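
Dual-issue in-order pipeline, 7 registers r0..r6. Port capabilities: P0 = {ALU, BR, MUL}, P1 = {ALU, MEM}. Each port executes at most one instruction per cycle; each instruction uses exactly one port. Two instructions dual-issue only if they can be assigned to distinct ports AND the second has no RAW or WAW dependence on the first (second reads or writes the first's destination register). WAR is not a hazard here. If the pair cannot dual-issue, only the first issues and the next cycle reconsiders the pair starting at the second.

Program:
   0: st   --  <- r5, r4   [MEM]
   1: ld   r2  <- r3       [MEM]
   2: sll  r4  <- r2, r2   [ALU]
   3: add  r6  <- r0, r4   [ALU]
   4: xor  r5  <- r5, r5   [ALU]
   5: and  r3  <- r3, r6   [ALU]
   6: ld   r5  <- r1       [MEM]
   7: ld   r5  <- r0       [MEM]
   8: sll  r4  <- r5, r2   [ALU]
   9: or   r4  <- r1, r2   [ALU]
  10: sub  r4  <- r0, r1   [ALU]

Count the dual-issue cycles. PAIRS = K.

PAIRS = 2

[0] i0  st.MEM  -- no-port MEM/MEM
[1] i1  ld.MEM  -- RAW r2
[2] i2  sll.ALU  -- RAW r4
[3] i3+i4  add.ALU;xor.ALU  -- pair
[4] i5+i6  and.ALU;ld.MEM  -- pair
[5] i7  ld.MEM  -- RAW r5
[6] i8  sll.ALU  -- WAW r4
[7] i9  or.ALU  -- WAW r4
[8] i10  sub.ALU  -- tail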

..........

__What to do__. Reproduce the data shown above exactly.

__Task output__.
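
Dual-issue in-order pipeline, 7 registers r0..r6. Port capabilities: P0 = {ALU, BR, MUL}, P1 = {ALU, MEM}. Each port executes at most one instruction per cycle; each instruction uses exactly one port. Two instructions dual-issue only if they can be assigned to distinct ports AND the second has no RAW or WAW dependence on the first (second reads or writes the first's destination register). WAR is not a hazard here. If the pair cannot dual-issue, only the first issues and the next cycle reconsiders the pair starting at the second.

Program:
   0: st   --  <- r5, r4   [MEM]
   1: ld   r2  <- r3       [MEM]
   2: sll  r4  <- r2, r2   [ALU]
   3: add  r6  <- r0, r4   [ALU]
   4: xor  r5  <- r5, r5   [ALU]
   5: and  r3  <- r3, r6   [ALU]
   6: ld   r5  <- r1       [MEM]
   7: ld   r5  <- r0       [MEM]
   8: sll  r4  <- r5, r2   [ALU]
   9: or   r4  <- r1, r2   [ALU]
  10: sub  r4  <- r0, r1   [ALU]

Count the dual-issue cycles. PAIRS = K.

PAIRS = 2

[0] i0  st.MEM  -- no-port MEM/MEM
[1] i1  ld.MEM  -- RAW r2
[2] i2  sll.ALU  -- RAW r4
[3] i3+i4  add.ALU;xor.ALU  -- pair
[4] i5+i6  and.ALU;ld.MEM  -- pair
[5] i7  ld.MEM  -- RAW r5
[6] i8  sll.ALU  -- WAW r4
[7] i9  or.ALU  -- WAW r4
[8] i10  sub.ALU  -- tail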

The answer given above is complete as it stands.